TASK GOAL: For each line of the data below that contains "vertex", return that line.

EXCERPTED DATA:
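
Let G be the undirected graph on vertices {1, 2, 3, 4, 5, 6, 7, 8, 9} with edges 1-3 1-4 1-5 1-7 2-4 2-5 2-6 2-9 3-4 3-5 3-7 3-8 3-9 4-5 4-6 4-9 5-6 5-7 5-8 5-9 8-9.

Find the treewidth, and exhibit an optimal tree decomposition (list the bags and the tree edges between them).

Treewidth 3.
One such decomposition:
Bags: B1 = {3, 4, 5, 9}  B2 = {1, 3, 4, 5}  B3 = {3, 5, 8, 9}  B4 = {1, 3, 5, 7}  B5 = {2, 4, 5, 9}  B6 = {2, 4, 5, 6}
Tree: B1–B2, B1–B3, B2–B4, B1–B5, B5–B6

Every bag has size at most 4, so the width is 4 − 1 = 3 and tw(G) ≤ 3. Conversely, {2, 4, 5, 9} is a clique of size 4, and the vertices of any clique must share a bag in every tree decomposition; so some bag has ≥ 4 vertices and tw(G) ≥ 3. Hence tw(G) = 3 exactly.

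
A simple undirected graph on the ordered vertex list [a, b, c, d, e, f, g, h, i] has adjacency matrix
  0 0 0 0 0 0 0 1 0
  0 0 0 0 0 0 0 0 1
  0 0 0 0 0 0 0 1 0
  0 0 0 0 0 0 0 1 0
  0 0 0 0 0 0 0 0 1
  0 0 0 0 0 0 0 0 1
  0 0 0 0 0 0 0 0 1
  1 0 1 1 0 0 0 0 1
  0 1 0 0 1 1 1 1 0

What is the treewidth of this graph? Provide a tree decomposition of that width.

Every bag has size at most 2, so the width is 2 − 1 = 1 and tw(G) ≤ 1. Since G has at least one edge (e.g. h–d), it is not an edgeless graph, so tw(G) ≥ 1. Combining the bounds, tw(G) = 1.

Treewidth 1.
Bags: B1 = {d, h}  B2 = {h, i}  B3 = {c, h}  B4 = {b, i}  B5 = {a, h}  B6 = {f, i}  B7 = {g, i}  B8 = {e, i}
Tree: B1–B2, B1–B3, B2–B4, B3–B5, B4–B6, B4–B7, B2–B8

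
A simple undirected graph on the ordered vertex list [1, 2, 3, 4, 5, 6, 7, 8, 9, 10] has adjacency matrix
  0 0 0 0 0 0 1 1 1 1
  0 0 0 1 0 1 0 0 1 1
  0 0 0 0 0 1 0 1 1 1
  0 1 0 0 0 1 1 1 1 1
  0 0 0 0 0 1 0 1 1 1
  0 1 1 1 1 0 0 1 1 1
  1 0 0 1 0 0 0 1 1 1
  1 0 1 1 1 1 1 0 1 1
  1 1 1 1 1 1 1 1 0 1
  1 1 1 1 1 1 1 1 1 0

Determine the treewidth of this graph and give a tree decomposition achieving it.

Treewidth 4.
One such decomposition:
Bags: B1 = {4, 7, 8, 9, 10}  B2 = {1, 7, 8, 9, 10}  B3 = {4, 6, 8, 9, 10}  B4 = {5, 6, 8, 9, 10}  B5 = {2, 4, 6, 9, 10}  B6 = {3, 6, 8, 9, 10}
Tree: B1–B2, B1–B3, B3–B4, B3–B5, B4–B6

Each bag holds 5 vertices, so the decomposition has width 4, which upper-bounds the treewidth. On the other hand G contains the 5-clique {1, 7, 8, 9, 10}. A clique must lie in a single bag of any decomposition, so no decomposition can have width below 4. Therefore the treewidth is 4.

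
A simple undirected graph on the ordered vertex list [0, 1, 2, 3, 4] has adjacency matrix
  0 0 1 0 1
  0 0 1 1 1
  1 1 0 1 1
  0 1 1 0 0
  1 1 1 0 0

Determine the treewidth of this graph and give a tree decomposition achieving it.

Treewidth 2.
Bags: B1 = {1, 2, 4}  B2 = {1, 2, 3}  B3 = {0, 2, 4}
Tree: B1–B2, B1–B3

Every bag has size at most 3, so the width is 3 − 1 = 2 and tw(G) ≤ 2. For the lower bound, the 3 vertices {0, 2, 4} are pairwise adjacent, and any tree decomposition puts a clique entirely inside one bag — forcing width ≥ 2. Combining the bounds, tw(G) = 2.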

YOUR SOLUTION:
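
A simple undirected graph on the ordered vertex list [a, b, c, d, e, f, g, h, i] has adjacency matrix
A simple undirected graph on the ordered vertex list [1, 2, 3, 4, 5, 6, 7, 8, 9, 10] has adjacency matrix
A simple undirected graph on the ordered vertex list [0, 1, 2, 3, 4] has adjacency matrix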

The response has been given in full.